ACTION ITEM:
From the line that includes "Let t(f, q)" to the closing line of the data, please transcribe every line exactly and add nothing.

EXTRACTED RECORDS:
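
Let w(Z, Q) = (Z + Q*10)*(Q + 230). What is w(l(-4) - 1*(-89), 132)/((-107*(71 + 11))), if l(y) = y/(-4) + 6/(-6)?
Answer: -255029/4387 ≈ -58.133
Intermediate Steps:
l(y) = -1 - y/4 (l(y) = y*(-1/4) + 6*(-1/6) = -y/4 - 1 = -1 - y/4)
w(Z, Q) = (230 + Q)*(Z + 10*Q) (w(Z, Q) = (Z + 10*Q)*(230 + Q) = (230 + Q)*(Z + 10*Q))
w(l(-4) - 1*(-89), 132)/((-107*(71 + 11))) = (10*132**2 + 230*((-1 - 1/4*(-4)) - 1*(-89)) + 2300*132 + 132*((-1 - 1/4*(-4)) - 1*(-89)))/((-107*(71 + 11))) = (10*17424 + 230*((-1 + 1) + 89) + 303600 + 132*((-1 + 1) + 89))/((-107*82)) = (174240 + 230*(0 + 89) + 303600 + 132*(0 + 89))/(-8774) = (174240 + 230*89 + 303600 + 132*89)*(-1/8774) = (174240 + 20470 + 303600 + 11748)*(-1/8774) = 510058*(-1/8774) = -255029/4387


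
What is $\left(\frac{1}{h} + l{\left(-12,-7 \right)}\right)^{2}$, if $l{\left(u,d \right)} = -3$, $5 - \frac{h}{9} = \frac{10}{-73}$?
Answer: $\frac{101042704}{11390625} \approx 8.8707$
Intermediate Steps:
$h = \frac{3375}{73}$ ($h = 45 - 9 \frac{10}{-73} = 45 - 9 \cdot 10 \left(- \frac{1}{73}\right) = 45 - - \frac{90}{73} = 45 + \frac{90}{73} = \frac{3375}{73} \approx 46.233$)
$\left(\frac{1}{h} + l{\left(-12,-7 \right)}\right)^{2} = \left(\frac{1}{\frac{3375}{73}} - 3\right)^{2} = \left(\frac{73}{3375} - 3\right)^{2} = \left(- \frac{10052}{3375}\right)^{2} = \frac{101042704}{11390625}$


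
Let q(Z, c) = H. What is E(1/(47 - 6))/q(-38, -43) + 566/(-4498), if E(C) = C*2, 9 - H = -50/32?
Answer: -145303/1198717 ≈ -0.12122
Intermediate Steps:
H = 169/16 (H = 9 - (-50)/32 = 9 - 1*(-25/16) = 9 + 25/16 = 169/16 ≈ 10.563)
q(Z, c) = 169/16
E(C) = 2*C
E(1/(47 - 6))/q(-38, -43) + 566/(-4498) = (2/(47 - 6))/(169/16) + 566/(-4498) = (2/41)*(16/169) + 566*(-1/4498) = (2*(1/41))*(16/169) - 283/2249 = (2/41)*(16/169) - 283/2249 = 32/6929 - 283/2249 = -145303/1198717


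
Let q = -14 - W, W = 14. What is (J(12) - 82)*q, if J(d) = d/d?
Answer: 2268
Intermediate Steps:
J(d) = 1
q = -28 (q = -14 - 1*14 = -14 - 14 = -28)
(J(12) - 82)*q = (1 - 82)*(-28) = -81*(-28) = 2268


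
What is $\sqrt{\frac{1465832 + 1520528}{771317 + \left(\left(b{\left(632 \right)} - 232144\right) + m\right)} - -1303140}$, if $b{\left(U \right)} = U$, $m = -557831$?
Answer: $\frac{2 \sqrt{26461509239830}}{9013} \approx 1141.5$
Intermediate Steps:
$\sqrt{\frac{1465832 + 1520528}{771317 + \left(\left(b{\left(632 \right)} - 232144\right) + m\right)} - -1303140} = \sqrt{\frac{1465832 + 1520528}{771317 + \left(\left(632 - 232144\right) - 557831\right)} - -1303140} = \sqrt{\frac{2986360}{771317 - 789343} + 1303140} = \sqrt{\frac{2986360}{-18026} + 1303140} = \sqrt{2986360 \left(- \frac{1}{18026}\right) + 1303140} = \sqrt{- \frac{1493180}{9013} + 1303140} = \sqrt{\frac{11743707640}{9013}} = \frac{2 \sqrt{26461509239830}}{9013}$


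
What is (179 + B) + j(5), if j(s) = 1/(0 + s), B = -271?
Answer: -459/5 ≈ -91.800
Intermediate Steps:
j(s) = 1/s
(179 + B) + j(5) = (179 - 271) + 1/5 = -92 + ⅕ = -459/5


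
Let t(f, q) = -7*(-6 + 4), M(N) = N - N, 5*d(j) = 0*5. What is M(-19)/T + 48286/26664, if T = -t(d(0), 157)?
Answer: 24143/13332 ≈ 1.8109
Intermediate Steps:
d(j) = 0 (d(j) = (0*5)/5 = (1/5)*0 = 0)
M(N) = 0
t(f, q) = 14 (t(f, q) = -7*(-2) = 14)
T = -14 (T = -1*14 = -14)
M(-19)/T + 48286/26664 = 0/(-14) + 48286/26664 = 0*(-1/14) + 48286*(1/26664) = 0 + 24143/13332 = 24143/13332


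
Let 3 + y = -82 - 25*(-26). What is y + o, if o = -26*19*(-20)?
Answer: 10445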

ANSWER TO THIS TASK:
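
Let t(f, q) = -7*(-6 + 4), M(N) = N - N, 5*d(j) = 0*5. What is M(-19)/T + 48286/26664, if T = -t(d(0), 157)?
Answer: 24143/13332 ≈ 1.8109
Intermediate Steps:
d(j) = 0 (d(j) = (0*5)/5 = (1/5)*0 = 0)
M(N) = 0
t(f, q) = 14 (t(f, q) = -7*(-2) = 14)
T = -14 (T = -1*14 = -14)
M(-19)/T + 48286/26664 = 0/(-14) + 48286/26664 = 0*(-1/14) + 48286*(1/26664) = 0 + 24143/13332 = 24143/13332


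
Let 3 + y = -82 - 25*(-26). What is y + o, if o = -26*19*(-20)?
Answer: 10445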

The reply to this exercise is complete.